WORK INSTRUCTION: The entries follow. Print each one exactly.

[Dataset records]
══════
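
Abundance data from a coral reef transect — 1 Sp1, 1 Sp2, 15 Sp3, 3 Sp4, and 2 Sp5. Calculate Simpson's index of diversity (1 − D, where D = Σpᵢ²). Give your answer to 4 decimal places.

0.5041

Total N = 1+1+15+3+2 = 22, so the proportions are 0.045455, 0.045455, 0.681818, 0.136364, 0.090909 (working shown to 6 dp, full precision carried).
D = 0.045455² + 0.045455² + 0.681818² + 0.136364² + 0.090909² = 0.002066 + 0.002066 + 0.464876 + 0.018595 + 0.008264 = 0.495868.
So 1 − D = 0.504132, i.e. 0.5041 to 4 decimal places.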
══════
COMPLETED EXERCISE:
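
Abundance data from a coral reef transect — 1 Sp1, 1 Sp2, 15 Sp3, 3 Sp4, and 2 Sp5. Calculate Simpson's index of diversity (1 − D, where D = Σpᵢ²). Give your answer to 4 decimal places.

0.5041

Total N = 1+1+15+3+2 = 22, so the proportions are 0.045455, 0.045455, 0.681818, 0.136364, 0.090909 (working shown to 6 dp, full precision carried).
D = 0.045455² + 0.045455² + 0.681818² + 0.136364² + 0.090909² = 0.002066 + 0.002066 + 0.464876 + 0.018595 + 0.008264 = 0.495868.
So 1 − D = 0.504132, i.e. 0.5041 to 4 decimal places.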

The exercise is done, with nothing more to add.